Given data START
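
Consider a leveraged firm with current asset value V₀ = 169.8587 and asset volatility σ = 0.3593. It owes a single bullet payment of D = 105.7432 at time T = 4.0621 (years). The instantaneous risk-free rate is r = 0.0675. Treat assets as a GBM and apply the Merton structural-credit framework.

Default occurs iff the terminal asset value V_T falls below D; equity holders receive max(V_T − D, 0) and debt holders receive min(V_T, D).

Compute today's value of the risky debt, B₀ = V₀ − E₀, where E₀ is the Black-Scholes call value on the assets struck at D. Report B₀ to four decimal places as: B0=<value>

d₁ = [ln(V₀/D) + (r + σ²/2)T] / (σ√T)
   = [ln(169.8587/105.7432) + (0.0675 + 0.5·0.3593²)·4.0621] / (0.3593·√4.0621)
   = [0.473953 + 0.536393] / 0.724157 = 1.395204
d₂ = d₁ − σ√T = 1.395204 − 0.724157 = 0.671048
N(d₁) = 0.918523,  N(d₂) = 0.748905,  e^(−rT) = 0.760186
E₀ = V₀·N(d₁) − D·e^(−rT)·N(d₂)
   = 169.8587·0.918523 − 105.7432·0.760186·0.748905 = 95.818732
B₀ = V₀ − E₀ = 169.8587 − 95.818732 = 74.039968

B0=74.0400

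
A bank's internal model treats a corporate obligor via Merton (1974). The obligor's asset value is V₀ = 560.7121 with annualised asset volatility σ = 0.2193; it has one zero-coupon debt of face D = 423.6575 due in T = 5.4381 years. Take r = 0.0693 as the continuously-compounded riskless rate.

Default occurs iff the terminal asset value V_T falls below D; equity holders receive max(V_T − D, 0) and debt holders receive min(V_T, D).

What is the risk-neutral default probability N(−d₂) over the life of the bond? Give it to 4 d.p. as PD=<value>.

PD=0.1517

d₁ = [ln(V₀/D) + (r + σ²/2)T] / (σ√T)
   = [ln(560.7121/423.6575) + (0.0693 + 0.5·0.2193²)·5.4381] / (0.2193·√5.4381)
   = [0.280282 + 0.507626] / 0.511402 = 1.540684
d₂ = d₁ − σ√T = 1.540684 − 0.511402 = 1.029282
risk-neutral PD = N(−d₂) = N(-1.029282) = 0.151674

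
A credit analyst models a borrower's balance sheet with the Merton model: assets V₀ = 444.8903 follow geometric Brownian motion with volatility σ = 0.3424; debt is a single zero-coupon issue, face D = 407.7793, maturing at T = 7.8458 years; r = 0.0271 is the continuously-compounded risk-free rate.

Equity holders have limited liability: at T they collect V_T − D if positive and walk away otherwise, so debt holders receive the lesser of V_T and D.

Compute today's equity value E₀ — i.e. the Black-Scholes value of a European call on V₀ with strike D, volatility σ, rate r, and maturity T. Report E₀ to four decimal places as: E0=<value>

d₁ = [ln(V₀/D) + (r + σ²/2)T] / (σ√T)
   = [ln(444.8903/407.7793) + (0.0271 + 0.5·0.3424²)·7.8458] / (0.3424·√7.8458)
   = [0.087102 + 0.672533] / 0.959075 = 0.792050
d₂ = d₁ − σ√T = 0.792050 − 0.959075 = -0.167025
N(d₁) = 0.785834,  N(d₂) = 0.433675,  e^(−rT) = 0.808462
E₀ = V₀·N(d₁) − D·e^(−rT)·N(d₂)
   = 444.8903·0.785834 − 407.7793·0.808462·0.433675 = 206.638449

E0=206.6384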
Given data END
● What to work on
The data above should be duplicated exactly and completely.

● Worked solution
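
Consider a leveraged firm with current asset value V₀ = 169.8587 and asset volatility σ = 0.3593. It owes a single bullet payment of D = 105.7432 at time T = 4.0621 (years). The instantaneous risk-free rate is r = 0.0675. Treat assets as a GBM and apply the Merton structural-credit framework.

Default occurs iff the terminal asset value V_T falls below D; equity holders receive max(V_T − D, 0) and debt holders receive min(V_T, D).

Compute today's value of the risky debt, B₀ = V₀ − E₀, where E₀ is the Black-Scholes call value on the assets struck at D. Report B₀ to four decimal places as: B0=<value>

d₁ = [ln(V₀/D) + (r + σ²/2)T] / (σ√T)
   = [ln(169.8587/105.7432) + (0.0675 + 0.5·0.3593²)·4.0621] / (0.3593·√4.0621)
   = [0.473953 + 0.536393] / 0.724157 = 1.395204
d₂ = d₁ − σ√T = 1.395204 − 0.724157 = 0.671048
N(d₁) = 0.918523,  N(d₂) = 0.748905,  e^(−rT) = 0.760186
E₀ = V₀·N(d₁) − D·e^(−rT)·N(d₂)
   = 169.8587·0.918523 − 105.7432·0.760186·0.748905 = 95.818732
B₀ = V₀ − E₀ = 169.8587 − 95.818732 = 74.039968

B0=74.0400

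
A bank's internal model treats a corporate obligor via Merton (1974). The obligor's asset value is V₀ = 560.7121 with annualised asset volatility σ = 0.2193; it has one zero-coupon debt of face D = 423.6575 due in T = 5.4381 years. Take r = 0.0693 as the continuously-compounded riskless rate.

Default occurs iff the terminal asset value V_T falls below D; equity holders receive max(V_T − D, 0) and debt holders receive min(V_T, D).

What is the risk-neutral default probability N(−d₂) over the life of the bond? Give it to 4 d.p. as PD=<value>.

PD=0.1517

d₁ = [ln(V₀/D) + (r + σ²/2)T] / (σ√T)
   = [ln(560.7121/423.6575) + (0.0693 + 0.5·0.2193²)·5.4381] / (0.2193·√5.4381)
   = [0.280282 + 0.507626] / 0.511402 = 1.540684
d₂ = d₁ − σ√T = 1.540684 − 0.511402 = 1.029282
risk-neutral PD = N(−d₂) = N(-1.029282) = 0.151674

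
A credit analyst models a borrower's balance sheet with the Merton model: assets V₀ = 444.8903 follow geometric Brownian motion with volatility σ = 0.3424; debt is a single zero-coupon issue, face D = 407.7793, maturing at T = 7.8458 years; r = 0.0271 is the continuously-compounded risk-free rate.

Equity holders have limited liability: at T they collect V_T − D if positive and walk away otherwise, so debt holders receive the lesser of V_T and D.

Compute today's equity value E₀ — i.e. the Black-Scholes value of a European call on V₀ with strike D, volatility σ, rate r, and maturity T. Report E₀ to four decimal places as: E0=<value>

d₁ = [ln(V₀/D) + (r + σ²/2)T] / (σ√T)
   = [ln(444.8903/407.7793) + (0.0271 + 0.5·0.3424²)·7.8458] / (0.3424·√7.8458)
   = [0.087102 + 0.672533] / 0.959075 = 0.792050
d₂ = d₁ − σ√T = 0.792050 − 0.959075 = -0.167025
N(d₁) = 0.785834,  N(d₂) = 0.433675,  e^(−rT) = 0.808462
E₀ = V₀·N(d₁) − D·e^(−rT)·N(d₂)
   = 444.8903·0.785834 − 407.7793·0.808462·0.433675 = 206.638449

E0=206.6384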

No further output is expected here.